__Task goal__.
Although the data below holds other lines too, output only those from the line with "G(s) = 50 / (s + 12)" up to and including the line with "The loop filter in a PLL is modeled by", exactly as they appear.
── Input records
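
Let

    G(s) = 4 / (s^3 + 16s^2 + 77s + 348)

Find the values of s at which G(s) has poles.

s = -12, -2 + 5j, -2 - 5j

The poles are the roots of the denominator s^3 + 16s^2 + 77s + 348 = 0.
Trying s = -12: the polynomial evaluates to 0, so (s + 12) is a factor.
Dividing out leaves s^2 + 4s + 29 = 0.
The quadratic formula then gives s = -2 ± 5j.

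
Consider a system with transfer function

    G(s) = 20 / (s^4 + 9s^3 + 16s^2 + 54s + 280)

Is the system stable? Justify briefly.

unstable

The denominator s^4 + 9s^3 + 16s^2 + 54s + 280 factors as (s^2 - 2s + 10)(s + 7)(s + 4), giving poles at s = 1 + 3j, 1 - 3j, -7, -4.
Since the pole(s) at s = 1 ± 3j lie in the right half-plane, the system is unstable.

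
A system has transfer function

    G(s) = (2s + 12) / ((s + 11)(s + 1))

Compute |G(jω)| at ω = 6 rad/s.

Substitute s = j6: numerator = 12 + j12, denominator = -25 + j72.
|G(j6)| = |12 + j12| / |-25 + j72| = 16.971 / 76.217 ≈ 0.2227.

|G(j6)| ≈ 0.2227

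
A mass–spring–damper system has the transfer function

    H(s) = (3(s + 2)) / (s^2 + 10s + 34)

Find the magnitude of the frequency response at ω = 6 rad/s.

Substitute s = j6: numerator = 6 + j18, denominator = -2 + j60.
|H(j6)| = |6 + j18| / |-2 + j60| = 18.974 / 60.033 ≈ 0.3161.

|H(j6)| ≈ 0.3161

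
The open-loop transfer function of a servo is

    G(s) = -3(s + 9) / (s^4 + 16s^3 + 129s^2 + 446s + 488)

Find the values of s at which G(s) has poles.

s = -5 + 6j, -5 - 6j, -2, -4

The poles are the roots of the denominator s^4 + 16s^3 + 129s^2 + 446s + 488 = 0.
Trying s = -2: the polynomial evaluates to 0, so (s + 2) is a factor.
Dividing out leaves s^3 + 14s^2 + 101s + 244 = 0.
This factors further as (s^2 + 10s + 61)(s + 4) = 0.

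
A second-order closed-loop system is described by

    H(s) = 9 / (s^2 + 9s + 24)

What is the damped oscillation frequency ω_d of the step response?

ω_d ≈ 1.936 rad/s

Comparing s^2 + 9s + 24 to s^2 + 2ζωₙs + ωₙ²: ωₙ = √24 ≈ 4.899 rad/s and ζ = 9/(2·√24) ≈ 0.9186.
ζωₙ = 9/2 = 4.5, so ω_d = ωₙ√(1−ζ²) = √(ωₙ² − (ζωₙ)²) = √(24 − 4.5²) = √3.75 ≈ 1.936 rad/s.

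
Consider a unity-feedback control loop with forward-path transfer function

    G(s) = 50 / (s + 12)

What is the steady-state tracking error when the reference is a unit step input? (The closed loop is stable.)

G(s) has no poles at the origin.
This is a Type 0 system. Kp = lim_{s→0} G(s) = 50/12 = 25/6.
e_ss = 1/(1 + Kp) = 1/(1 + 25/6) = 6/31 ≈ 0.1935.

e_ss = 0.1935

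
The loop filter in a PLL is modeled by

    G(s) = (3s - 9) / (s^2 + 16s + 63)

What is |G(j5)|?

|G(j5)| ≈ 0.1975

Substitute s = j5: numerator = -9 + j15, denominator = 38 + j80.
|G(j5)| = |-9 + j15| / |38 + j80| = 17.493 / 88.566 ≈ 0.1975.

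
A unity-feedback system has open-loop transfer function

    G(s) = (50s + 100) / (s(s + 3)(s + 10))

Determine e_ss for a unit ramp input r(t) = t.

e_ss = 0.3000

G(s) has one pole at the origin.
This is a Type 1 system. Kv = lim_{s→0} s·G(s) = 100/30 = 10/3.
e_ss = 1/Kv = 1/(10/3) = 3/10 ≈ 0.3000.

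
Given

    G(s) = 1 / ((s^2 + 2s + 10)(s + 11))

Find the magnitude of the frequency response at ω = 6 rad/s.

|G(j6)| ≈ 0.002787

Substitute s = j6: numerator = 1, denominator = -358 - j24.
|G(j6)| = |1| / |-358 - j24| = 1 / 358.80 ≈ 0.002787.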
────
__Result of this exercise__.
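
    G(s) = 50 / (s + 12)

What is the steady-state tracking error when the reference is a unit step input? (The closed loop is stable.)

G(s) has no poles at the origin.
This is a Type 0 system. Kp = lim_{s→0} G(s) = 50/12 = 25/6.
e_ss = 1/(1 + Kp) = 1/(1 + 25/6) = 6/31 ≈ 0.1935.

e_ss = 0.1935

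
The loop filter in a PLL is modeled by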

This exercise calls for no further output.